▸ EXERCISE PROMPT
What lines in the entries below contain the word "through"? Copy all of them.

━━━ DATASET RECORDS

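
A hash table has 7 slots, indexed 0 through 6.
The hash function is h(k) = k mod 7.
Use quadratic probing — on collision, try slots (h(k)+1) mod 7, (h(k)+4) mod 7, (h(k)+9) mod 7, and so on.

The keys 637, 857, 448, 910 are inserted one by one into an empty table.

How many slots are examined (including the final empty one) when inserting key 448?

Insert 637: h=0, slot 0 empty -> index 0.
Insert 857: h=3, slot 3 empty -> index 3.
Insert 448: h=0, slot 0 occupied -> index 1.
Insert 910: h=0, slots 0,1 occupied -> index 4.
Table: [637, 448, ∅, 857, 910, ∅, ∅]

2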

━━━━━━
━━━ DATASET RECORDS

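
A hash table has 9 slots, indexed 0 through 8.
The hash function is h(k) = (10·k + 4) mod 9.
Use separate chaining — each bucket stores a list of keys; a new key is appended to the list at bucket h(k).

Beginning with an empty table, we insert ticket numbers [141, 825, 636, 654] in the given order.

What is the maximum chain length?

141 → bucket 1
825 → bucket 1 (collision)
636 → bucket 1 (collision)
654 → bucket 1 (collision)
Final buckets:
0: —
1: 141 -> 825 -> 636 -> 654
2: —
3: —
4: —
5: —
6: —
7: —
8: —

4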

━━━━━━

▸ RESULT OF THIS EXERCISE
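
A hash table has 7 slots, indexed 0 through 6.
A hash table has 9 slots, indexed 0 through 8.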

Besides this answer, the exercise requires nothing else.